**Exercise aim**
Below is a listing. Set down exactly the lines from the one containing "Five neighbors face" through the one containing "Three firms are", both ends included, and leave out the rest.

----

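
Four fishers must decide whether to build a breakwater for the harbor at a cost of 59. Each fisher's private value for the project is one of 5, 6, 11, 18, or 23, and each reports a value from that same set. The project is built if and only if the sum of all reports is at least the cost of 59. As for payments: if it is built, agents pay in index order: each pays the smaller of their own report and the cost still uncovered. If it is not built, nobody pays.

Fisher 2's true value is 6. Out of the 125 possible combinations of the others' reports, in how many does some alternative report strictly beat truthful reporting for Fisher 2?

Others report (11, 23, 23): truth gives 0; report 5 gives 1 > 0. Violating.
Others report (18, 18, 18): truth gives 0; report 5 gives 1 > 0. Violating.
Others report (18, 18, 23): truth gives 0; report 5 gives 1 > 0. Violating.
Others report (18, 23, 18): truth gives 0; report 5 gives 1 > 0. Violating.
Others report (5, 5, 5): truth gives 0; no alternative beats it.
Others report (5, 5, 6): truth gives 0; no alternative beats it.
(Checking all 125 profiles: 11 have a profitable deviation, 114 do not.)

11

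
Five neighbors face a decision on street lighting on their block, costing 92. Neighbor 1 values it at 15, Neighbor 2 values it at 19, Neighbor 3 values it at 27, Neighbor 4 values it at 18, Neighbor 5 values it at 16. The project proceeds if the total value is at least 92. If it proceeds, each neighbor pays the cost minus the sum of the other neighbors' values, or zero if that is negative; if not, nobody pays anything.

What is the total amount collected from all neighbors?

80

Total value 95 ≥ cost 92, so it is built.
Neighbor 1: others sum to 80; max(0, 92 - 80) = 12.
Neighbor 2: others sum to 76; max(0, 92 - 76) = 16.
Neighbor 3: others sum to 68; max(0, 92 - 68) = 24.
Neighbor 4: others sum to 77; max(0, 92 - 77) = 15.
Neighbor 5: others sum to 79; max(0, 92 - 79) = 13.
Total collected = 12 + 16 + 24 + 15 + 13 = 80.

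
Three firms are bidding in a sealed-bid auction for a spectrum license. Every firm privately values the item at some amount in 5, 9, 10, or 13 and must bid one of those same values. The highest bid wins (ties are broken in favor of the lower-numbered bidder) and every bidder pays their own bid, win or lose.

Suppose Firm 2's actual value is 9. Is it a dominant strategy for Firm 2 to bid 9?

No

Consider the case where Firm 1 bids 5 and Firm 3 bids 10.
Truthful bid 9: loses but pays 9, utility -9.
Bid 5 instead: loses but pays 5, utility -5.
Since -5 > -9, bidding 5 is strictly better here, so truthful bidding is not dominant.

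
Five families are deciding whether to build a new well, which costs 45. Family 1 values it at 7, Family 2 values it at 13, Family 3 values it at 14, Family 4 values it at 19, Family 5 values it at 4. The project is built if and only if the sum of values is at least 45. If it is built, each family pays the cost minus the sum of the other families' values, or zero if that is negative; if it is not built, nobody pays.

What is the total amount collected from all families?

10

Total value 57 ≥ cost 45, so it is built.
Family 1: others sum to 50; max(0, 45 - 50) = 0.
Family 2: others sum to 44; max(0, 45 - 44) = 1.
Family 3: others sum to 43; max(0, 45 - 43) = 2.
Family 4: others sum to 38; max(0, 45 - 38) = 7.
Family 5: others sum to 53; max(0, 45 - 53) = 0.
Total collected = 0 + 1 + 2 + 7 + 0 = 10.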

----

**Written answer**
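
Five neighbors face a decision on street lighting on their block, costing 92. Neighbor 1 values it at 15, Neighbor 2 values it at 19, Neighbor 3 values it at 27, Neighbor 4 values it at 18, Neighbor 5 values it at 16. The project proceeds if the total value is at least 92. If it proceeds, each neighbor pays the cost minus the sum of the other neighbors' values, or zero if that is negative; if not, nobody pays anything.

What is the total amount collected from all neighbors?

80

Total value 95 ≥ cost 92, so it is built.
Neighbor 1: others sum to 80; max(0, 92 - 80) = 12.
Neighbor 2: others sum to 76; max(0, 92 - 76) = 16.
Neighbor 3: others sum to 68; max(0, 92 - 68) = 24.
Neighbor 4: others sum to 77; max(0, 92 - 77) = 15.
Neighbor 5: others sum to 79; max(0, 92 - 79) = 13.
Total collected = 12 + 16 + 24 + 15 + 13 = 80.

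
Three firms are bidding in a sealed-bid auction for a spectrum license. Every firm privately values the item at some amount in 5, 9, 10, or 13 and must bid one of those same values. The highest bid wins (ties are broken in favor of the lower-numbered bidder) and every bidder pays their own bid, win or lose.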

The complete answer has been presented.